Data items
○ ○ ○ ○ ○ ○ ○

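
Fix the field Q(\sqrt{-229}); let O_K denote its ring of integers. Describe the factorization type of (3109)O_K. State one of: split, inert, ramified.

splits completely

d = -229 ≡ 3 (mod 4), so O_K = ℤ[√-229] and disc(K) = 4d = -916.
3109 ∤ -916, so 3109 is unramified.
(-229/3109) = 2880^1554 mod 3109 = 1, giving Legendre symbol 1.
(-229/3109) = 1, so 3109 splits.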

○ ○ ○ ○ ○ ○ ○

## ACTIVITY
Each entry above needs to be retyped exactly.

## YOUR RESPONSE
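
Fix the field Q(\sqrt{-229}); let O_K denote its ring of integers. Describe the factorization type of (3109)O_K. State one of: split, inert, ramified.

splits completely

d = -229 ≡ 3 (mod 4), so O_K = ℤ[√-229] and disc(K) = 4d = -916.
3109 ∤ -916, so 3109 is unramified.
(-229/3109) = 2880^1554 mod 3109 = 1, giving Legendre symbol 1.
(-229/3109) = 1, so 3109 splits.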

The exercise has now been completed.